• **SUPPLIED DATA**
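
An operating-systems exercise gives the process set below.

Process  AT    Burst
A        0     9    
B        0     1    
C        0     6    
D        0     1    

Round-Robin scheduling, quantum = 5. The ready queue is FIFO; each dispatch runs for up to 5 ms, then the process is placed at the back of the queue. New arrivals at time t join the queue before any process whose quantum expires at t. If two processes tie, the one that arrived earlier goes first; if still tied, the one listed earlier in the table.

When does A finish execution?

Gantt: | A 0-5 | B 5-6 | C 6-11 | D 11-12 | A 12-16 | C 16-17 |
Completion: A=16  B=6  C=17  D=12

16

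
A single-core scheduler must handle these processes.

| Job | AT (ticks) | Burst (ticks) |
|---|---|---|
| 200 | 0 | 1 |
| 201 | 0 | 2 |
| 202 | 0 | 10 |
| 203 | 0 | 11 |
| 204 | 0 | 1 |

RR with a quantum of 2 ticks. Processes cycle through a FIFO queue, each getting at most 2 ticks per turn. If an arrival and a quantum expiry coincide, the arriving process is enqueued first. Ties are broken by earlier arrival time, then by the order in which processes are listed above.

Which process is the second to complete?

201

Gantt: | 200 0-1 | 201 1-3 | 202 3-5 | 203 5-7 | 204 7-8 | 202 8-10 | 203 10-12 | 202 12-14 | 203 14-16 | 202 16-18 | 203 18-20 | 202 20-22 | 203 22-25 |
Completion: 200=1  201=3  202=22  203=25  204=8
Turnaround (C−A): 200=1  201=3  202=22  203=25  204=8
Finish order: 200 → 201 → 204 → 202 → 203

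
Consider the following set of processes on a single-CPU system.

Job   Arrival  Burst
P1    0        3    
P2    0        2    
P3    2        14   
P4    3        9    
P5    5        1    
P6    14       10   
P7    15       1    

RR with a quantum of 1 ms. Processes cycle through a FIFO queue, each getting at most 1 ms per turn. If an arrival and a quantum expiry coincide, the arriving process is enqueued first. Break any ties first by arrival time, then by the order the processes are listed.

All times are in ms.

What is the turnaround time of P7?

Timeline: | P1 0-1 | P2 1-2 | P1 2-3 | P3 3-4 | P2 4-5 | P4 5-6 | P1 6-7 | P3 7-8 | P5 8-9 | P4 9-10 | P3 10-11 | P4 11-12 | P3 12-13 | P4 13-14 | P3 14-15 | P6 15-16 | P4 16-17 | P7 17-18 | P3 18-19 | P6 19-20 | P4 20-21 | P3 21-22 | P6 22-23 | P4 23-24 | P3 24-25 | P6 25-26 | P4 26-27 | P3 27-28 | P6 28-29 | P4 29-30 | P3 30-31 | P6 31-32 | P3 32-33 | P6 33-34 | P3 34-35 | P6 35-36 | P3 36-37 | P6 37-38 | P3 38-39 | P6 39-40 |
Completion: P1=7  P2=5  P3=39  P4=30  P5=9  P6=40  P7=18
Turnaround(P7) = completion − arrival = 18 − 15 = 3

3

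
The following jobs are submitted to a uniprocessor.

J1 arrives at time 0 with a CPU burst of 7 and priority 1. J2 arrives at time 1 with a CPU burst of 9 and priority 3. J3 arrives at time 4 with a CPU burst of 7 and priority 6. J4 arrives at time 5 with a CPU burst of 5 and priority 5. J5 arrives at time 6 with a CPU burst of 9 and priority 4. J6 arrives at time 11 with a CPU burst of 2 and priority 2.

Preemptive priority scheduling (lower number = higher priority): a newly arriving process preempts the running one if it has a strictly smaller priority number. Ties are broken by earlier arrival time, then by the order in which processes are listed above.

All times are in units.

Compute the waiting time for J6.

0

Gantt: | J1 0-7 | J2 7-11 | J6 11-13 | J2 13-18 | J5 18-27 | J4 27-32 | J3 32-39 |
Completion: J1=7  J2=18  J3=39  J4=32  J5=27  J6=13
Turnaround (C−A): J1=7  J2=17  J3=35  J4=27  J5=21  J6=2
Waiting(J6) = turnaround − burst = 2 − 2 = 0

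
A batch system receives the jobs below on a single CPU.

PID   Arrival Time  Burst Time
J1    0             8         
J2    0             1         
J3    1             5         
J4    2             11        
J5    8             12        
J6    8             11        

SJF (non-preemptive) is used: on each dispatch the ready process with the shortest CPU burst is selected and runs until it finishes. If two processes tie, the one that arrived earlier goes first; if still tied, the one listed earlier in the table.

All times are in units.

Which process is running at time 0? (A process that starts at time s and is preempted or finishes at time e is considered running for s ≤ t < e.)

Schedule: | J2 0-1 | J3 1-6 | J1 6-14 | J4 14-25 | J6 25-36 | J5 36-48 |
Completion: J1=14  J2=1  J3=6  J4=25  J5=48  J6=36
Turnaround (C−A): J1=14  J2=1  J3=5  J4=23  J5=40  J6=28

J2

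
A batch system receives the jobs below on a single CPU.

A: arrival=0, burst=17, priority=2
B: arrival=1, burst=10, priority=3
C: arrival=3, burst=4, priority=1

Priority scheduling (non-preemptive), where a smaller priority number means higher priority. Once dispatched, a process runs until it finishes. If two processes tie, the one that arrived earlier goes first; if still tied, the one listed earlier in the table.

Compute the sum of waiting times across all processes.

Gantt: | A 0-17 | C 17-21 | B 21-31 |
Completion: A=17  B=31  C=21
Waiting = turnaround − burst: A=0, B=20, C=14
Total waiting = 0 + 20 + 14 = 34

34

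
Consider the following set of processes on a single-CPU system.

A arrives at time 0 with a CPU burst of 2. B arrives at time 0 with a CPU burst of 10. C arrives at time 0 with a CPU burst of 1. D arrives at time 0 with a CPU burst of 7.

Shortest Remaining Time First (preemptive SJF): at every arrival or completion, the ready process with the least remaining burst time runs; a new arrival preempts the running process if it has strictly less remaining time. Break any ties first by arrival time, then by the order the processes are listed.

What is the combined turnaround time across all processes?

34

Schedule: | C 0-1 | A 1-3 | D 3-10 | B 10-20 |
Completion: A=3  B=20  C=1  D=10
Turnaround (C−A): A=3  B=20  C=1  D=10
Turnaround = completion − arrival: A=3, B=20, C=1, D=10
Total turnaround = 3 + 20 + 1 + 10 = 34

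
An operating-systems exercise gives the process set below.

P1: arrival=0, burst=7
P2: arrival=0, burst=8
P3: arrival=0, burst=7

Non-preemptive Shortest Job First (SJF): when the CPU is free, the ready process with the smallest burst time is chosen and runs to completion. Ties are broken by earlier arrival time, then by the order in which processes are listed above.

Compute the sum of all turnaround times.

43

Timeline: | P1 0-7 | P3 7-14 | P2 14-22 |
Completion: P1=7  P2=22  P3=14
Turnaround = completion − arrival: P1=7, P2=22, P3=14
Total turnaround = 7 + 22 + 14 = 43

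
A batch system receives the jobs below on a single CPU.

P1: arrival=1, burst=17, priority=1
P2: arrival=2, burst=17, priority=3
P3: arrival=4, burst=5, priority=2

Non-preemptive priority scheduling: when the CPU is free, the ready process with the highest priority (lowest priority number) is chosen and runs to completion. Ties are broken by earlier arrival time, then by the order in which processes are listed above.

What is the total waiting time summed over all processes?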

--

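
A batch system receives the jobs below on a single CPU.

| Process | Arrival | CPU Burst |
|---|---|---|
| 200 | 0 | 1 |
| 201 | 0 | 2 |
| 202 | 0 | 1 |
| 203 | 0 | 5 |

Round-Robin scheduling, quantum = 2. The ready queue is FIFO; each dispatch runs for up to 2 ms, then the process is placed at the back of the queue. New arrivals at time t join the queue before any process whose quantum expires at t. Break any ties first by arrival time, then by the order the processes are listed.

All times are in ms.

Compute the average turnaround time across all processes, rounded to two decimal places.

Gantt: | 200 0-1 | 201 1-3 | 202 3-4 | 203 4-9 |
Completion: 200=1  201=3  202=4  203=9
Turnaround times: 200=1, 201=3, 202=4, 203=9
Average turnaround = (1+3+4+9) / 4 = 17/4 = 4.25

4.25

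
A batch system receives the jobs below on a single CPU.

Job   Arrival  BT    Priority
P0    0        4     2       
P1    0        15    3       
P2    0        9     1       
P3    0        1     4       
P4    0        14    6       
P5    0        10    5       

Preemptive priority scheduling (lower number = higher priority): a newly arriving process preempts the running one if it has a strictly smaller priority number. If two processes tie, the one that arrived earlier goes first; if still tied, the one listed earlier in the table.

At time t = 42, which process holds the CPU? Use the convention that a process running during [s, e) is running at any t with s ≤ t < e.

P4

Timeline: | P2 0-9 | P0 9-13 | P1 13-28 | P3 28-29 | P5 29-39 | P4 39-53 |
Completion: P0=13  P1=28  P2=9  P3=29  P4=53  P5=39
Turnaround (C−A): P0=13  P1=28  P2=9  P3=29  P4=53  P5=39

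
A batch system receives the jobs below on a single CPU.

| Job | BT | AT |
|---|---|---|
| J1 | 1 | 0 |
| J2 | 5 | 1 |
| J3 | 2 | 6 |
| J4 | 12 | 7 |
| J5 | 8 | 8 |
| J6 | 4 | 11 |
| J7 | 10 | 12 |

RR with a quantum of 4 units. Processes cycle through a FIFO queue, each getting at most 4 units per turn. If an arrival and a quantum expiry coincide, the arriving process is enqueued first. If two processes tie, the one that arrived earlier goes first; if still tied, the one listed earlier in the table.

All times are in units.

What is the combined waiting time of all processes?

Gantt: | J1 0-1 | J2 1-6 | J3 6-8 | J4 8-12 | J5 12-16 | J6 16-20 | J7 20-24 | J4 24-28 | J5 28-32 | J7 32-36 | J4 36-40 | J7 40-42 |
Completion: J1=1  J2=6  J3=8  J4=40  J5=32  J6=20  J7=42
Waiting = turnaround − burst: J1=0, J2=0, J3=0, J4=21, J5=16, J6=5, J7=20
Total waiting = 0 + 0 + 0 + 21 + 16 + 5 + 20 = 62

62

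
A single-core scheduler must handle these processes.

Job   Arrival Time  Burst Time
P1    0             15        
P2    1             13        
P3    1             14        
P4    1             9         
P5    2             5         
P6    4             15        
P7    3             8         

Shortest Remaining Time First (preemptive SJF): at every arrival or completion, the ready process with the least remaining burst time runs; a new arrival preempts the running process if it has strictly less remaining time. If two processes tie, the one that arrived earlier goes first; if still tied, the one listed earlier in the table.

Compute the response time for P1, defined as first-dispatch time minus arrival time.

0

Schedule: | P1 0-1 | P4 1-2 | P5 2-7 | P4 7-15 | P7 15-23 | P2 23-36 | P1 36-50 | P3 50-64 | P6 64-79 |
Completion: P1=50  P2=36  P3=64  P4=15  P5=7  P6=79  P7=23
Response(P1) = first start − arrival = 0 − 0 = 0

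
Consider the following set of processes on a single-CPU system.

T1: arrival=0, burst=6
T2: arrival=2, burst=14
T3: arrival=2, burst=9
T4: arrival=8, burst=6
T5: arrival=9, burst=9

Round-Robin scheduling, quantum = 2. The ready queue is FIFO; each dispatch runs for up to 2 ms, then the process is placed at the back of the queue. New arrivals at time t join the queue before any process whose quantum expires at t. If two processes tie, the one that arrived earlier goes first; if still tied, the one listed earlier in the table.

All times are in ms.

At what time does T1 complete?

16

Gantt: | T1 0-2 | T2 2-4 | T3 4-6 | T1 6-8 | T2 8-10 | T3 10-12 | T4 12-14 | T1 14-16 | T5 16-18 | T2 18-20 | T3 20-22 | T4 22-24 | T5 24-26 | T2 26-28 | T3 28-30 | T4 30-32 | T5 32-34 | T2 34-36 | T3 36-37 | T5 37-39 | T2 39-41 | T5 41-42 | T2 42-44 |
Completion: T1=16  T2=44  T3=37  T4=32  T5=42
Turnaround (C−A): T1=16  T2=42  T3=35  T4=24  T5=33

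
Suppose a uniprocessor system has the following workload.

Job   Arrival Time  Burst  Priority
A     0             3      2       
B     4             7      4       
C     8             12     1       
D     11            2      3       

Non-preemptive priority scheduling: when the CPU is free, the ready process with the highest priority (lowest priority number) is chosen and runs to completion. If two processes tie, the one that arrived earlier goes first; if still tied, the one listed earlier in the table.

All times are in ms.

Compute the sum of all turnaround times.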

==

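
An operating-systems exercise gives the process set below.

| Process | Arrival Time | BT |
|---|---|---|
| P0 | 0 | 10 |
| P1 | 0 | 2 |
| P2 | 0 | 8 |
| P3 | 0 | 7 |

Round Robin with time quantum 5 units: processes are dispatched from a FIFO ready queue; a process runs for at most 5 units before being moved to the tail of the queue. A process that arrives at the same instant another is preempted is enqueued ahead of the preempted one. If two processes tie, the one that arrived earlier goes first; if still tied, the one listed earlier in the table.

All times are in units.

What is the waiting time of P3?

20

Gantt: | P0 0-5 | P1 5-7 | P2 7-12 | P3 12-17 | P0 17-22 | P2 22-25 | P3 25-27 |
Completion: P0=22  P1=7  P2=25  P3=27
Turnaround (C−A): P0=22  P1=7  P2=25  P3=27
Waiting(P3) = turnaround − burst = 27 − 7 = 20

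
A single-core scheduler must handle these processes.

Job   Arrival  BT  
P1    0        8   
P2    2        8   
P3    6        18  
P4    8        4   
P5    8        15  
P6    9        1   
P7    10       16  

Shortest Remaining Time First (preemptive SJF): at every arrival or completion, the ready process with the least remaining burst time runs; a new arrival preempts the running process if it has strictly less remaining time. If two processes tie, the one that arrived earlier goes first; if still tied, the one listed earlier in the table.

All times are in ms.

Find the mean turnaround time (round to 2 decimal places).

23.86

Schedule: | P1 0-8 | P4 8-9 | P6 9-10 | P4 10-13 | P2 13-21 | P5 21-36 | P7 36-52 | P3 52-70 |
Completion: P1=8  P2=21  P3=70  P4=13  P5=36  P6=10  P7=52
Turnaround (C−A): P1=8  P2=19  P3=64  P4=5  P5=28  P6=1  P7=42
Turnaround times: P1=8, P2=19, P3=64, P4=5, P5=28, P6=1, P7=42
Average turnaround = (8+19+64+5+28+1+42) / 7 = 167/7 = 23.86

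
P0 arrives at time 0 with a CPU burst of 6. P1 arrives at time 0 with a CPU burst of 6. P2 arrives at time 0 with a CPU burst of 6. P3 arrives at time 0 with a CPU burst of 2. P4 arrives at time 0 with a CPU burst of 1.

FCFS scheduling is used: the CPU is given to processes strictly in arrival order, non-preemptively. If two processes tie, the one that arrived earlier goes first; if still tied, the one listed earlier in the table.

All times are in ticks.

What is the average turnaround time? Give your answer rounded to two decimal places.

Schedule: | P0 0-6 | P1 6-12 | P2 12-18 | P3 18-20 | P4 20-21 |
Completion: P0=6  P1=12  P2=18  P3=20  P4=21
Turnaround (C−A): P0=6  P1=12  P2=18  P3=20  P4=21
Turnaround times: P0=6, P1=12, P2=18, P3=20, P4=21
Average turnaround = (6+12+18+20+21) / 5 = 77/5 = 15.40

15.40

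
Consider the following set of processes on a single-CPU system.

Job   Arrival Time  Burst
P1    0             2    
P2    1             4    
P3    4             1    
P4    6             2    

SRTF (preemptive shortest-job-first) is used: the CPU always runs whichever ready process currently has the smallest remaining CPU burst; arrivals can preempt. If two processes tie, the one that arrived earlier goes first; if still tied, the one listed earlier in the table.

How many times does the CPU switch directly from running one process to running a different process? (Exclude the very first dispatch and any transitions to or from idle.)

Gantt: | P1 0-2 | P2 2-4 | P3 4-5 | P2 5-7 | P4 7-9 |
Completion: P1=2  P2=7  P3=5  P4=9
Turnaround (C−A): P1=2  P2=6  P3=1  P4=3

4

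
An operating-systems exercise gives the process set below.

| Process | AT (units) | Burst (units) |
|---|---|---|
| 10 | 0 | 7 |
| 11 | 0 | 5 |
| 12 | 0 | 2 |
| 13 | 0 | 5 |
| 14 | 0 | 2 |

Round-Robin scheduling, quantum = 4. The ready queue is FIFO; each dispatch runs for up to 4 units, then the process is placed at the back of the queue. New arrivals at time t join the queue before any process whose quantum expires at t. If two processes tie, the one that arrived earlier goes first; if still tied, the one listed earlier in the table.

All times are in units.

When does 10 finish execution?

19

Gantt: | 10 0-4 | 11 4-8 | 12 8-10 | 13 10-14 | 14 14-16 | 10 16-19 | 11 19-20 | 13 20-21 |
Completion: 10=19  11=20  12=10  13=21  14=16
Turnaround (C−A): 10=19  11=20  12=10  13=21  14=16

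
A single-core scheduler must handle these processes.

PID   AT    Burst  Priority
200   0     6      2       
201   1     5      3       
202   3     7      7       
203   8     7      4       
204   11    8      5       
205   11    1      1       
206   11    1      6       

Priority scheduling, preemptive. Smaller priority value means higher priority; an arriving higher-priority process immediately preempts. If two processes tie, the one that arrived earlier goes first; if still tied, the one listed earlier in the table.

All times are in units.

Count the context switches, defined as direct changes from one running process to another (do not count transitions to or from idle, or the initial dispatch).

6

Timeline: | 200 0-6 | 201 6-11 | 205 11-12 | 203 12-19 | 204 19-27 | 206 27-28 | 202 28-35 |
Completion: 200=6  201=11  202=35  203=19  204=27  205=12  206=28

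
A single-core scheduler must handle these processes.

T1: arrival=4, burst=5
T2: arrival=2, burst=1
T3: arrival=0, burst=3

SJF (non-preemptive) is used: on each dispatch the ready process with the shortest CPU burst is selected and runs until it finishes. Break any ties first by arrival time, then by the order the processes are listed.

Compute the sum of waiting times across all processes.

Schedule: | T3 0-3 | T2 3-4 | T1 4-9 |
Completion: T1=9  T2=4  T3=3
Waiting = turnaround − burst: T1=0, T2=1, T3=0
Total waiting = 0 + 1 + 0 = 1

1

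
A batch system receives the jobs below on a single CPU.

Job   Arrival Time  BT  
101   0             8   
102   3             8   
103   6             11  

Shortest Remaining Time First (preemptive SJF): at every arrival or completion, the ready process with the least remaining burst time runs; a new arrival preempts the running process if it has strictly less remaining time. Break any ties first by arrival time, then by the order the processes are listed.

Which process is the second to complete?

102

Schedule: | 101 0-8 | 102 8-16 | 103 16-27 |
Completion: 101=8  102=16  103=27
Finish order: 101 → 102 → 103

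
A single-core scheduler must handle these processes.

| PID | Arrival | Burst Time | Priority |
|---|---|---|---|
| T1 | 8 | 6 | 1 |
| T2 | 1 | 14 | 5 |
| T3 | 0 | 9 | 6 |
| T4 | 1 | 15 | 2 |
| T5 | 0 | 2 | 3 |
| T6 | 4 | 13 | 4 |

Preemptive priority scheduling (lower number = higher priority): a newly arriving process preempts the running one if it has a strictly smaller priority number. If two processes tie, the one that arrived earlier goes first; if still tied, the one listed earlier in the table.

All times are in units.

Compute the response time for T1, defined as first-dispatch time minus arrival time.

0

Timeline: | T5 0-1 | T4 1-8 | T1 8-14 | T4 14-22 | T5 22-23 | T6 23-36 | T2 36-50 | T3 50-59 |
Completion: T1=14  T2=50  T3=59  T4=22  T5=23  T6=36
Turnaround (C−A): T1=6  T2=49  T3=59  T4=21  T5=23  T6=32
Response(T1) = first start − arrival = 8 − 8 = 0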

• **INSTRUCTIONS FOR THE TASK**
Nothing but a number should be given: how many lines in the listing hold the word "selected".

• **RESULT OF THIS EXERCISE**
2